### Exercise objective
Copy each line below containing "matrix".
------ Source data
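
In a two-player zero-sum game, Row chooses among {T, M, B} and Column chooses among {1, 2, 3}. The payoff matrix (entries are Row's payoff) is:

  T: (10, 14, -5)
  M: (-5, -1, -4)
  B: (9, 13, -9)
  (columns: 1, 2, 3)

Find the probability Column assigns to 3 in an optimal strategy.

Row minima: T → -5, M → -5, B → -9; maximin = -5.
Column maxima: 1 → 10, 2 → 14, 3 → -4; minimax = -4.
-5 ≠ -4, so there is no saddle point; optimal play is mixed.
B is strictly dominated by T, so Row never plays it.
2 is strictly dominated by 1 (it gives Row strictly more in every row), so Column never plays it.
On the remaining 2×2 (T, M vs 1, 3):
Let Row play T with probability p. Expected payoff against 1: 10p + (-5)(1−p) = 15p − 5; against 3: (-5)p + (-4)(1−p) = −p − 4.
Setting these equal: 15p − 5 = −p − 4 ⇒ 16p = 1 ⇒ p = 1/16, and the value is (15)·(1/16) − 5 = -65/16.
For Column: with q = P(1), equating T's and M's payoffs gives 15q − 5 = −q − 4 ⇒ q = 1/16.

15/16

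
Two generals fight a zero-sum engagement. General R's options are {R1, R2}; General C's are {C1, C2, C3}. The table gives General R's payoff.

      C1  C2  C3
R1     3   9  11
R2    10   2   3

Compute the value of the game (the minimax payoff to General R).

Row minima: R1 → 3, R2 → 2; maximin = 3.
Column maxima: C1 → 10, C2 → 9, C3 → 11; minimax = 9.
3 ≠ 9, so there is no saddle point; optimal play is mixed.
C3 is strictly dominated by C2 (it gives General R strictly more in every row), so General C never plays it.
On the remaining 2×2 (R1, R2 vs C1, C2):
Let General R play R1 with probability p. Expected payoff against C1: 3p + 10(1−p) = −7p + 10; against C2: 9p + 2(1−p) = 7p + 2.
Setting these equal: −7p + 10 = 7p + 2 ⇒ −14p = -8 ⇒ p = 4/7, and the value is (-7)·(4/7) + 10 = 6.
For General C: with q = P(C1), equating R1's and R2's payoffs gives −6q + 9 = 8q + 2 ⇒ q = 1/2.

6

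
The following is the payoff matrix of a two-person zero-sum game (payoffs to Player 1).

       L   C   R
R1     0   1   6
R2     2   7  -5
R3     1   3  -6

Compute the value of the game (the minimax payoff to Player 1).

12/13

Row minima: R1 → 0, R2 → -5, R3 → -6; maximin = 0.
Column maxima: L → 2, C → 7, R → 6; minimax = 2.
0 ≠ 2, so there is no saddle point; optimal play is mixed.
R3 is strictly dominated by R2, so Player 1 never plays it.
C is strictly dominated by L (it gives Player 1 strictly more in every row), so Player 2 never plays it.
On the remaining 2×2 (R1, R2 vs L, R):
Let Player 1 play R1 with probability p. Expected payoff against L: 0p + 2(1−p) = −2p + 2; against R: 6p + (-5)(1−p) = 11p − 5.
Setting these equal: −2p + 2 = 11p − 5 ⇒ −13p = -7 ⇒ p = 7/13, and the value is (-2)·(7/13) + 2 = 12/13.
For Player 2: with q = P(L), equating R1's and R2's payoffs gives −6q + 6 = 7q − 5 ⇒ q = 11/13.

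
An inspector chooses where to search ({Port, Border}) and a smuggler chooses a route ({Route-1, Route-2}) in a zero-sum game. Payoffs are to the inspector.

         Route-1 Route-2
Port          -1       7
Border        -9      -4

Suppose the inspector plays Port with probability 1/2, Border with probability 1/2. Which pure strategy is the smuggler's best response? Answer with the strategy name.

If the smuggler plays Route-1, the inspector's expected payoff is (1/2)·(-1) + (1/2)·(-9) = -5.
If the smuggler plays Route-2, the inspector's expected payoff is (1/2)·7 + (1/2)·(-4) = 3/2.
The smuggler minimizes the inspector's payoff; the smallest is -5, so the best response is Route-1.

Route-1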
------------
### Reply
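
In a two-player zero-sum game, Row chooses among {T, M, B} and Column chooses among {1, 2, 3}. The payoff matrix (entries are Row's payoff) is:
The following is the payoff matrix of a two-person zero-sum game (payoffs to Player 1).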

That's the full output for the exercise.